■ Instructions for the task: Return all lines of the data in which the string "substation" occurs.

■ Available data:
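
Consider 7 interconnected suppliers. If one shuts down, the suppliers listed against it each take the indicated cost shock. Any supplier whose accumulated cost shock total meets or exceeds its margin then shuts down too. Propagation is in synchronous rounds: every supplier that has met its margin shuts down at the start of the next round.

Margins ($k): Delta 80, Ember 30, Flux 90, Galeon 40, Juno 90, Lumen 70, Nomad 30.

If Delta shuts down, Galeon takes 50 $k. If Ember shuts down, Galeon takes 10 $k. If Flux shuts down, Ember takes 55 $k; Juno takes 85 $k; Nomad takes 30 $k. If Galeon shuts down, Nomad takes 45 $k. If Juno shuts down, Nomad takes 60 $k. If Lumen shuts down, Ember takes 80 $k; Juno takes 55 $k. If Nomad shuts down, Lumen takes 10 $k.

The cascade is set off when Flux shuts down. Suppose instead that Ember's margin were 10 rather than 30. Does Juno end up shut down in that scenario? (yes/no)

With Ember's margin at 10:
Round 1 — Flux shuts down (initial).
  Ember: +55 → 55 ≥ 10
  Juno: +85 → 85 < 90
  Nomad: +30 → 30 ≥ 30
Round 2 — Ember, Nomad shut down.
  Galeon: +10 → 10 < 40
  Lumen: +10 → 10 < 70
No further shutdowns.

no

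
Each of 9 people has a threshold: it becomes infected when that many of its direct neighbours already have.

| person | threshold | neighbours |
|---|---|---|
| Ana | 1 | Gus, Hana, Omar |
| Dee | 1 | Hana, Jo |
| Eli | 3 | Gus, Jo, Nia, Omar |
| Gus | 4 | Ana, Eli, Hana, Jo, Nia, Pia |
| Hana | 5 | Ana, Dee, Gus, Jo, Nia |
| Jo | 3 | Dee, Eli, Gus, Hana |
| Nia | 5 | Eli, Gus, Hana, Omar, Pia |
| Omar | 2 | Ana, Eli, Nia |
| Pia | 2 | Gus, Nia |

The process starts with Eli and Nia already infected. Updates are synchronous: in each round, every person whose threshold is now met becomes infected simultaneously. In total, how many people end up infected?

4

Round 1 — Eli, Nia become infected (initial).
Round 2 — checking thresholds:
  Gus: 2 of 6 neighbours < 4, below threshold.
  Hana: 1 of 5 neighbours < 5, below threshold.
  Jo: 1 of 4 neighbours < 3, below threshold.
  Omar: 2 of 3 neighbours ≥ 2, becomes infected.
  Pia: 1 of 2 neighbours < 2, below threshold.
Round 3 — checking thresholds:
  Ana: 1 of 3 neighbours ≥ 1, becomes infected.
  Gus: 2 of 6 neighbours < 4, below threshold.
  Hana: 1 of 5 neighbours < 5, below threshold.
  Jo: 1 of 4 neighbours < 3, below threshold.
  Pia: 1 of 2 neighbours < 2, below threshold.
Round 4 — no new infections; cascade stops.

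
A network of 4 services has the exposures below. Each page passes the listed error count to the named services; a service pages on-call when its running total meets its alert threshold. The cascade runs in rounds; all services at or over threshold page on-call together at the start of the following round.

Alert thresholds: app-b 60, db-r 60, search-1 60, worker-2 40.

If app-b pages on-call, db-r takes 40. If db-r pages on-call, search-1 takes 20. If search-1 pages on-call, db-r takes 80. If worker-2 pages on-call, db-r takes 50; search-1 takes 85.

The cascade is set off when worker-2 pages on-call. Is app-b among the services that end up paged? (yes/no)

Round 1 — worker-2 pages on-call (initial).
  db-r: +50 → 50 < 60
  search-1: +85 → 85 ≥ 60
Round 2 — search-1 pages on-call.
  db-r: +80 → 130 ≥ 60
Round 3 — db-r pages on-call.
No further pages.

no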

* * *

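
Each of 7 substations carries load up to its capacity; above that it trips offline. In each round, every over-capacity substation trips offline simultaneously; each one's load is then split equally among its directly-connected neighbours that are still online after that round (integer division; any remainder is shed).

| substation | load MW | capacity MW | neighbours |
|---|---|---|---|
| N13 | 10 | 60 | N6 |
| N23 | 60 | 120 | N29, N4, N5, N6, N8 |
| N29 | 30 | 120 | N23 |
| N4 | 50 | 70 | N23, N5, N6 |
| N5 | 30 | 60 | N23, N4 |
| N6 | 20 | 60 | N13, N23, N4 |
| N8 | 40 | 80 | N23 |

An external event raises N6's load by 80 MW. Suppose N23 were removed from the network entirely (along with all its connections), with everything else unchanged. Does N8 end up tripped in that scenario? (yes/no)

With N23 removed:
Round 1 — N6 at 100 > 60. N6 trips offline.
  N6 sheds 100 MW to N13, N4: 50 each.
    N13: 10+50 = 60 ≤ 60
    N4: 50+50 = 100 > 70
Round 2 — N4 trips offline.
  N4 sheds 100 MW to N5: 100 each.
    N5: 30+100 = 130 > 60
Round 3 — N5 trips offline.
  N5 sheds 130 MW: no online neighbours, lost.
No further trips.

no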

* * *

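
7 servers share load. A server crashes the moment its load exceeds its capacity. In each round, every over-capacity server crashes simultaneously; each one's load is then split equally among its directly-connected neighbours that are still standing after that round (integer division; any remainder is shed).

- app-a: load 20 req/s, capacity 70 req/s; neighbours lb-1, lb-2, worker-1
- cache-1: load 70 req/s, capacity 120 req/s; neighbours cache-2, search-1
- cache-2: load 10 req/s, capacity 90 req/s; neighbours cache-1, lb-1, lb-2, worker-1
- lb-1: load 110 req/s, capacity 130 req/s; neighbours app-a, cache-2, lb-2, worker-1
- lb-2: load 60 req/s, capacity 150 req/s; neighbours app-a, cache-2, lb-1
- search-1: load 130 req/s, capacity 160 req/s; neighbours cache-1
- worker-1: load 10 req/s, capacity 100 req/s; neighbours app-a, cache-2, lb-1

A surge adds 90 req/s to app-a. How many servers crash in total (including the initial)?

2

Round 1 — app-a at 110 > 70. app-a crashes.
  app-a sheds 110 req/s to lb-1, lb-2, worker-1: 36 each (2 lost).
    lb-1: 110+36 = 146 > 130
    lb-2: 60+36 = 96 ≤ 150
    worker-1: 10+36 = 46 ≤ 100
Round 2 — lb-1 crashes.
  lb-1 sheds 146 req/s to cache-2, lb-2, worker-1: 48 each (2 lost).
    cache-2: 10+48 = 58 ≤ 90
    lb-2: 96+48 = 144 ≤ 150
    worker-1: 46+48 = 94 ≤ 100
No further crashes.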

■ Response box:
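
Each of 7 substations carries load up to its capacity; above that it trips offline. In each round, every over-capacity substation trips offline simultaneously; each one's load is then split equally among its directly-connected neighbours that are still online after that round (integer division; any remainder is shed).
| substation | load MW | capacity MW | neighbours |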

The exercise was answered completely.